Stored data:

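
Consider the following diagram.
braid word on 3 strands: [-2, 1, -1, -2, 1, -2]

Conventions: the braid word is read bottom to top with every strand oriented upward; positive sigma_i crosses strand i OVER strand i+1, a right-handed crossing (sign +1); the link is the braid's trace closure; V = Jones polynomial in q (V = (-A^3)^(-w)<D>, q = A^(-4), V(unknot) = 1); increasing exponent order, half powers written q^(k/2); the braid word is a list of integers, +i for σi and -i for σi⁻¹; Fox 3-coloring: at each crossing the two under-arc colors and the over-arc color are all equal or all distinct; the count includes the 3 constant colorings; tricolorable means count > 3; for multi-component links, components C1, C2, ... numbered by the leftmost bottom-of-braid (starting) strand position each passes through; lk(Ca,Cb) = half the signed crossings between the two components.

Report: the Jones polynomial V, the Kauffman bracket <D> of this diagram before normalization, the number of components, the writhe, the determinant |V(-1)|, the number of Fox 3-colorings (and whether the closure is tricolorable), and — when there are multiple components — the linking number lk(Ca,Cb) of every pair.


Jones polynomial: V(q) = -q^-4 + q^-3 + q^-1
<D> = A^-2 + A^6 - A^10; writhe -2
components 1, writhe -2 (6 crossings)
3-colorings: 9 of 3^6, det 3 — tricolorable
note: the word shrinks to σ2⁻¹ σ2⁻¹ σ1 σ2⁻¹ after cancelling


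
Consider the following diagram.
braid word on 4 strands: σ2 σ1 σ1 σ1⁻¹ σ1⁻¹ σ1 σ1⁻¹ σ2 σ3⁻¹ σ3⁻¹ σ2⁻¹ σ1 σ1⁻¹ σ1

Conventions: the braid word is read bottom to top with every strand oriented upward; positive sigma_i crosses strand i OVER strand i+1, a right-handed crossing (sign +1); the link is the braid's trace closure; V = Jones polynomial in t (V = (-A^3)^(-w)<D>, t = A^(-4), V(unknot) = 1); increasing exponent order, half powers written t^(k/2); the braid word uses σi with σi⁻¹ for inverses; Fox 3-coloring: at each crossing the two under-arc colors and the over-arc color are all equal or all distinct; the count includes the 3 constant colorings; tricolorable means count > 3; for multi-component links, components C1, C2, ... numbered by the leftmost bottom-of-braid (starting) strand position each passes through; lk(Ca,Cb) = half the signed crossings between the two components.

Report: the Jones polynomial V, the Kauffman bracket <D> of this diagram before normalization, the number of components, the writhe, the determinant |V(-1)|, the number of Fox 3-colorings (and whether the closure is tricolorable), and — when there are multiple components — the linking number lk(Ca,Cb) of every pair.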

EXERCISE BRIEF: Return every line of the data above in which "strands" appears.

ANSWER BOX:
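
braid word on 3 strands: [-2, 1, -1, -2, 1, -2]
braid word on 4 strands: σ2 σ1 σ1 σ1⁻¹ σ1⁻¹ σ1 σ1⁻¹ σ2 σ3⁻¹ σ3⁻¹ σ2⁻¹ σ1 σ1⁻¹ σ1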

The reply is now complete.